• _YOUR INSTRUCTIONS_: Among the entries below, which lines include the string "confusion"? Show each one.

[Items from a dataset]
::::::::::

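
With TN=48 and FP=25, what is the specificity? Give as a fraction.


Specificity = TN / (TN + FP) = 48 / 73 = 48/73.

48/73


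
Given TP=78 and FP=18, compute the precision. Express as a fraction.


Precision = TP / (TP + FP) = 78 / 96 = 13/16.

13/16


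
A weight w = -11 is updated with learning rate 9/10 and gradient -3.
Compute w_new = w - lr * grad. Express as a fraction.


w_new = -11 - 9/10 * -3 = -11 - -27/10 = -83/10.

-83/10


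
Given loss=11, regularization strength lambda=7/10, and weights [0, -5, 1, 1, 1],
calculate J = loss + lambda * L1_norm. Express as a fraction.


L1 norm = sum(|w|) = 8. J = 11 + 7/10 * 8 = 83/5.

83/5


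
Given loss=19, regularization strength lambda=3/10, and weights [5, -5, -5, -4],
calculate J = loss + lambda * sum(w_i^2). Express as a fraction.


L2 sq norm = sum(w^2) = 91. J = 19 + 3/10 * 91 = 463/10.

463/10


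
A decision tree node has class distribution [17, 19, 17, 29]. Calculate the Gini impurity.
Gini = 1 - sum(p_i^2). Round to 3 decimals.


Total = 82. Proportions: 17/82, 19/82, 17/82, 29/82. sum(p_i^2) = 0.2647. Gini = 1 - 0.2647 = 0.7353, which rounds to 0.735.

0.735


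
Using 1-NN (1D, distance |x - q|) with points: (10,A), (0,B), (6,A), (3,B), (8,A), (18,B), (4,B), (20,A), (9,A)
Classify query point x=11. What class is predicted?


Distances: |10-11|=1, |0-11|=11, |6-11|=5, |3-11|=8, |8-11|=3, |18-11|=7, |4-11|=7, |20-11|=9, |9-11|=2. 1 nearest: (10,A). Counts: {'A': 1}. Majority class: A.

A


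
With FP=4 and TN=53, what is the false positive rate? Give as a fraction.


FPR = FP / (FP + TN) = 4 / 57 = 4/57.

4/57


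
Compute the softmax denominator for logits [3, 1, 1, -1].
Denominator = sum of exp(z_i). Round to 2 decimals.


Denom = e^3=20.0855 + e^1=2.7183 + e^1=2.7183 + e^-1=0.3679. Sum = 25.8900, which rounds to 25.89.

25.89


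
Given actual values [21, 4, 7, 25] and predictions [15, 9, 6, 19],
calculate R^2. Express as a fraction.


Mean(y) = 57/4. SS_res = 98. SS_tot = 1275/4. R^2 = 1 - 98/(1275/4) = 883/1275.

883/1275


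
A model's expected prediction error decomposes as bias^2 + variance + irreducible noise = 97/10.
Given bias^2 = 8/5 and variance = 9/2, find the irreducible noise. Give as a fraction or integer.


Total error = bias^2 + variance + irreducible noise. So irreducible noise = 97/10 - 8/5 - 9/2 = 18/5.

18/5


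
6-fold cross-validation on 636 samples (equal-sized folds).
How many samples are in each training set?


Each validation fold has 636/6 = 106 samples. Training set = 636 - 106 = 530.

530


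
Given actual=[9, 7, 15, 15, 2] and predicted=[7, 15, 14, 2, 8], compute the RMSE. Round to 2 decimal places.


MSE = 54.8000. RMSE = sqrt(54.8000) = 7.40.

7.40


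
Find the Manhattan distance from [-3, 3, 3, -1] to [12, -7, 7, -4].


d = sum of absolute differences: |-3-12|=15 + |3--7|=10 + |3-7|=4 + |-1--4|=3 = 32.

32


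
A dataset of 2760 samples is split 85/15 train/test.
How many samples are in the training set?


Test set = 2760 * 15% = 414. Training set = 2760 - 414 = 2346.

2346


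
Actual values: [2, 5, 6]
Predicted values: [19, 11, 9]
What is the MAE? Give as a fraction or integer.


MAE = (1/3) * (|2-19|=17 + |5-11|=6 + |6-9|=3). Sum = 26. MAE = 26/3.

26/3


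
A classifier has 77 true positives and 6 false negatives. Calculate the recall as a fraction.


Recall = TP / (TP + FN) = 77 / 83 = 77/83.

77/83


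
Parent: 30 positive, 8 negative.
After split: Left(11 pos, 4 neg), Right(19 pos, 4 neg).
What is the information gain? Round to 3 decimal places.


H(parent) = 0.7425. H(left) = 0.8366, H(right) = 0.6666. Weighted = (15/38)*0.8366 + (23/38)*0.6666 = 0.7337. IG = 0.7425 - 0.7337 = 0.0088, which rounds to 0.009.

0.009


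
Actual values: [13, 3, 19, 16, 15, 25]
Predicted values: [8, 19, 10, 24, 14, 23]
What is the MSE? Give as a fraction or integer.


MSE = (1/6) * ((13-8)^2=25 + (3-19)^2=256 + (19-10)^2=81 + (16-24)^2=64 + (15-14)^2=1 + (25-23)^2=4). Sum = 431. MSE = 431/6.

431/6


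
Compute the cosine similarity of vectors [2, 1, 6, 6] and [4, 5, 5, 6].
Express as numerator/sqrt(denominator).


dot = 79. |a|^2 = 77, |b|^2 = 102. cos = 79/sqrt(7854).

79/sqrt(7854)


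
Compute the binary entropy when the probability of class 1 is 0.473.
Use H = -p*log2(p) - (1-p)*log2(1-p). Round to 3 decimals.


H = -0.473*log2(0.473) - 0.527*log2(0.527) = 0.998.

0.998


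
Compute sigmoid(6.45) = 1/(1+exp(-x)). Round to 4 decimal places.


sigma(6.45) = 1/(1+e^(-6.45)) = 1/(1+0.001581) = 1/1.001581 = 0.9984.

0.9984


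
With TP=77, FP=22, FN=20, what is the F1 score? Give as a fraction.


Precision = 77/99 = 7/9. Recall = 77/97 = 77/97. F1 = 2*P*R/(P+R) = 11/14.

11/14


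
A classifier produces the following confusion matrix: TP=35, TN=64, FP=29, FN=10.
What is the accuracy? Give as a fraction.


Accuracy = (TP + TN) / (TP + TN + FP + FN) = (35 + 64) / 138 = 33/46.

33/46


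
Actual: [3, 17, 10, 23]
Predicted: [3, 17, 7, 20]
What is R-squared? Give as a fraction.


Mean(y) = 53/4. SS_res = 18. SS_tot = 899/4. R^2 = 1 - 18/(899/4) = 827/899.

827/899


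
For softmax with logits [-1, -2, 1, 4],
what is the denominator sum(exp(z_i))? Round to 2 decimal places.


Denom = e^-1=0.3679 + e^-2=0.1353 + e^1=2.7183 + e^4=54.5982. Sum = 57.8197, which rounds to 57.82.

57.82


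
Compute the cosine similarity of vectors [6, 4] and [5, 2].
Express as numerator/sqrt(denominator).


dot = 38. |a|^2 = 52, |b|^2 = 29. cos = 38/sqrt(1508).

38/sqrt(1508)


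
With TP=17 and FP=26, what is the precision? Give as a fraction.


Precision = TP / (TP + FP) = 17 / 43 = 17/43.

17/43


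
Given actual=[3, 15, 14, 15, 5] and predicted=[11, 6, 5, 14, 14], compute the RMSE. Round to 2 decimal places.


MSE = 61.6000. RMSE = sqrt(61.6000) = 7.85.

7.85


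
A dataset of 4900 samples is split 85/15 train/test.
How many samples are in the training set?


Test set = 4900 * 15% = 735. Training set = 4900 - 735 = 4165.

4165


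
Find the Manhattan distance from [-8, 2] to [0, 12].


d = sum of absolute differences: |-8-0|=8 + |2-12|=10 = 18.

18


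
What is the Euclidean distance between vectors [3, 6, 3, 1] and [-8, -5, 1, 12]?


d = sqrt(sum of squared differences). (3--8)^2=121, (6--5)^2=121, (3-1)^2=4, (1-12)^2=121. Sum = 367.

sqrt(367)


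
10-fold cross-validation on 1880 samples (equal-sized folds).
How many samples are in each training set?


Each validation fold has 1880/10 = 188 samples. Training set = 1880 - 188 = 1692.

1692


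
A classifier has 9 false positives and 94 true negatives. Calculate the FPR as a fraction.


FPR = FP / (FP + TN) = 9 / 103 = 9/103.

9/103


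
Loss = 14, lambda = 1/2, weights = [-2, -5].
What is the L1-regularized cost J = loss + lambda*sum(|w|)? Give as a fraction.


L1 norm = sum(|w|) = 7. J = 14 + 1/2 * 7 = 35/2.

35/2


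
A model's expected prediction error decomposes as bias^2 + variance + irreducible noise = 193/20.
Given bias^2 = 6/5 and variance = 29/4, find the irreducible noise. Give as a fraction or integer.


Total error = bias^2 + variance + irreducible noise. So irreducible noise = 193/20 - 6/5 - 29/4 = 6/5.

6/5


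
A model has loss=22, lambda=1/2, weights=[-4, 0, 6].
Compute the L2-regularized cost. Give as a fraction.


L2 sq norm = sum(w^2) = 52. J = 22 + 1/2 * 52 = 48.

48


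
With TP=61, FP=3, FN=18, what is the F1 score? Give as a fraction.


Precision = 61/64 = 61/64. Recall = 61/79 = 61/79. F1 = 2*P*R/(P+R) = 122/143.

122/143


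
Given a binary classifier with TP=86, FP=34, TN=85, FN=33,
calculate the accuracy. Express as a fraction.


Accuracy = (TP + TN) / (TP + TN + FP + FN) = (86 + 85) / 238 = 171/238.

171/238


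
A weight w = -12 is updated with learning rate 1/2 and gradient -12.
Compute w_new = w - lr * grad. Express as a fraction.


w_new = -12 - 1/2 * -12 = -12 - -6 = -6.

-6


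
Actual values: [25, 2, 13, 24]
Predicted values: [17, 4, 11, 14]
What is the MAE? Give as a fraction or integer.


MAE = (1/4) * (|25-17|=8 + |2-4|=2 + |13-11|=2 + |24-14|=10). Sum = 22. MAE = 11/2.

11/2


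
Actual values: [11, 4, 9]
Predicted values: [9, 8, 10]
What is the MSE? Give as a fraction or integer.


MSE = (1/3) * ((11-9)^2=4 + (4-8)^2=16 + (9-10)^2=1). Sum = 21. MSE = 7.

7


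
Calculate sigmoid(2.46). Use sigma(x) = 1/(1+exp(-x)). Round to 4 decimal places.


sigma(2.46) = 1/(1+e^(-2.46)) = 1/(1+0.085435) = 1/1.085435 = 0.9213.

0.9213


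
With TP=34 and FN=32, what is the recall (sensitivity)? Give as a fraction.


Recall = TP / (TP + FN) = 34 / 66 = 17/33.

17/33


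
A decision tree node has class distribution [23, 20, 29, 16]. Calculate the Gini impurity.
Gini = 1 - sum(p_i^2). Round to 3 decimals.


Total = 88. Proportions: 23/88, 20/88, 29/88, 16/88. sum(p_i^2) = 0.2616. Gini = 1 - 0.2616 = 0.7384, which rounds to 0.738.

0.738


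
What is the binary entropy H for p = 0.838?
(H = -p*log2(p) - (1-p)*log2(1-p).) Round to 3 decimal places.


H = -0.838*log2(0.838) - 0.162*log2(0.162) = 0.639.

0.639


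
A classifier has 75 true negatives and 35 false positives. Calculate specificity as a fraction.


Specificity = TN / (TN + FP) = 75 / 110 = 15/22.

15/22


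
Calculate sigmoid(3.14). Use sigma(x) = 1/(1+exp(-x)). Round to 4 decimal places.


sigma(3.14) = 1/(1+e^(-3.14)) = 1/(1+0.043283) = 1/1.043283 = 0.9585.

0.9585


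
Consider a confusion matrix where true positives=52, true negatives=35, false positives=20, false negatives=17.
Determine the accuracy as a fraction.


Accuracy = (TP + TN) / (TP + TN + FP + FN) = (52 + 35) / 124 = 87/124.

87/124


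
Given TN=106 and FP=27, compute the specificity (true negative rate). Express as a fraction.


Specificity = TN / (TN + FP) = 106 / 133 = 106/133.

106/133


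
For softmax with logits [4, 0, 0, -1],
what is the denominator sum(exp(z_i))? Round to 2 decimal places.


Denom = e^4=54.5982 + e^0=1.0000 + e^0=1.0000 + e^-1=0.3679. Sum = 56.9661, which rounds to 56.97.

56.97


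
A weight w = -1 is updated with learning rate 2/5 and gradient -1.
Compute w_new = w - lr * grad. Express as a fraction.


w_new = -1 - 2/5 * -1 = -1 - -2/5 = -3/5.

-3/5


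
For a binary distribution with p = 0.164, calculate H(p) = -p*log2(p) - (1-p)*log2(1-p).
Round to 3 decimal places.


H = -0.164*log2(0.164) - 0.836*log2(0.836) = 0.644.

0.644


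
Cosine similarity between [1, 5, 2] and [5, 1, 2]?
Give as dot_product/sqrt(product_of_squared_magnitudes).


dot = 14. |a|^2 = 30, |b|^2 = 30. cos = 14/sqrt(900).

14/sqrt(900)


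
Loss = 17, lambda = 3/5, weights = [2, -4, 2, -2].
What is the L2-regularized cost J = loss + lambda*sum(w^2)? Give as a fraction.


L2 sq norm = sum(w^2) = 28. J = 17 + 3/5 * 28 = 169/5.

169/5


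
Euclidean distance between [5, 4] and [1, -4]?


d = sqrt(sum of squared differences). (5-1)^2=16, (4--4)^2=64. Sum = 80.

sqrt(80)


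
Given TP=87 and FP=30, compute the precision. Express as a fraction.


Precision = TP / (TP + FP) = 87 / 117 = 29/39.

29/39


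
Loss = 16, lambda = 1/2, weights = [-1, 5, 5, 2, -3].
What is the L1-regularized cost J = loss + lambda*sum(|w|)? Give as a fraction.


L1 norm = sum(|w|) = 16. J = 16 + 1/2 * 16 = 24.

24


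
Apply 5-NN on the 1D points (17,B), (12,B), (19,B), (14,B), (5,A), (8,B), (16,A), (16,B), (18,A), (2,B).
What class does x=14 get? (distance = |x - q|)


Distances: |17-14|=3, |12-14|=2, |19-14|=5, |14-14|=0, |5-14|=9, |8-14|=6, |16-14|=2, |16-14|=2, |18-14|=4, |2-14|=12. 5 nearest: (14,B), (16,A), (12,B), (16,B), (17,B). Counts: {'B': 4, 'A': 1}. Majority class: B.

B


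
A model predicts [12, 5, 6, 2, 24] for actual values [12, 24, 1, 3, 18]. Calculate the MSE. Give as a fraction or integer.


MSE = (1/5) * ((12-12)^2=0 + (24-5)^2=361 + (1-6)^2=25 + (3-2)^2=1 + (18-24)^2=36). Sum = 423. MSE = 423/5.

423/5


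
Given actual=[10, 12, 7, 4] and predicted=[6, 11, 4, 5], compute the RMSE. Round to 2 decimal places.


MSE = 6.7500. RMSE = sqrt(6.7500) = 2.60.

2.60


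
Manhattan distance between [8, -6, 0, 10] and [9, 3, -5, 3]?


d = sum of absolute differences: |8-9|=1 + |-6-3|=9 + |0--5|=5 + |10-3|=7 = 22.

22


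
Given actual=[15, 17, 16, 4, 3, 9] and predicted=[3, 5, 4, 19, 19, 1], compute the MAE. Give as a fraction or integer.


MAE = (1/6) * (|15-3|=12 + |17-5|=12 + |16-4|=12 + |4-19|=15 + |3-19|=16 + |9-1|=8). Sum = 75. MAE = 25/2.

25/2


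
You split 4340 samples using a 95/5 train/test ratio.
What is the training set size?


Test set = 4340 * 5% = 217. Training set = 4340 - 217 = 4123.

4123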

::::::::::

• _ANSWER BELOW_:
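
A classifier produces the following confusion matrix: TP=35, TN=64, FP=29, FN=10.
Consider a confusion matrix where true positives=52, true negatives=35, false positives=20, false negatives=17.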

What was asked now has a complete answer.